[Opening Information provided section]
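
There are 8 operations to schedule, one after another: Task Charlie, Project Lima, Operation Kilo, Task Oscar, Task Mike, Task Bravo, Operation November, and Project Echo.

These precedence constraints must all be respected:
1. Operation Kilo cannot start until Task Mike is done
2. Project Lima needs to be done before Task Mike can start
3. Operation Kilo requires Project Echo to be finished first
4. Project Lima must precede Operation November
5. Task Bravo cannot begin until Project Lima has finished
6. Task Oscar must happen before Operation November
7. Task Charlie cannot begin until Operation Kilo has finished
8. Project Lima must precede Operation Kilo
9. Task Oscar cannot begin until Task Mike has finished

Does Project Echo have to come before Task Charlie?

Yes

Chaining the stated constraints: Project Echo → Operation Kilo → Task Charlie.
Hence Project Echo necessarily comes before Task Charlie.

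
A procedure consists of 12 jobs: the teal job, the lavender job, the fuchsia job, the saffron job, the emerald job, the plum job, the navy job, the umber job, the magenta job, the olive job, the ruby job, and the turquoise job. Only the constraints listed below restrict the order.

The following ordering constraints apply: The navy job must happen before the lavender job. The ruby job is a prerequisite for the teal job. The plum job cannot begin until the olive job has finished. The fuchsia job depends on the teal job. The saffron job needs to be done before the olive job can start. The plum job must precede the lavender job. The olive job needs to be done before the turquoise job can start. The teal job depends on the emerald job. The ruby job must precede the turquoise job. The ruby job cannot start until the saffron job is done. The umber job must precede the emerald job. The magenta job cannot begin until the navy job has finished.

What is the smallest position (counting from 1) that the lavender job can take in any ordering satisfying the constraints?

Every job that must precede the lavender job has to come before it. Tracing all chains that end at the lavender job, those jobs are: the saffron job, the plum job, the navy job, the olive job — 4 in total.
With 4 mandatory predecessors, the earliest the lavender job can sit is position 4+1 = 5, and placing just those 4 first achieves it.

5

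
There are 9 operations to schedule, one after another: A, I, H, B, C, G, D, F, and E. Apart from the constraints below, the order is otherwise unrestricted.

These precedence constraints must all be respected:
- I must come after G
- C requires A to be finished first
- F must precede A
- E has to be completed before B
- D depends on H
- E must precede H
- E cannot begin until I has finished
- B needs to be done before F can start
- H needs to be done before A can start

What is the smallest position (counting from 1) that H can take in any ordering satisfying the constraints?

The operations that are forced before H, directly or transitively, are I, G, E. That's 3 operations.
So at minimum 3 operations come before H, putting H no earlier than position 4. That position is achievable by scheduling exactly those predecessors first.

4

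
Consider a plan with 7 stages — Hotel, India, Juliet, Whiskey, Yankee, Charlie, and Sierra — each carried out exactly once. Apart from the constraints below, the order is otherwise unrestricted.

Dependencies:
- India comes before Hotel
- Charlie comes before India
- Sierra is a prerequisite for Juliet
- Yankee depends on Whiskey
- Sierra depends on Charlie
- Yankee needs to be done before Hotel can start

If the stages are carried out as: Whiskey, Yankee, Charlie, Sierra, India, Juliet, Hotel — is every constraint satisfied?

Going through the constraints one by one, each required predecessor appears earlier in the sequence than its dependent — e.g. Yankee (position 2) is before Hotel (position 7), as required.

Yes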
[Closing Information provided section]
Give the number of lines in the entries that contain "another", and add nothing.

2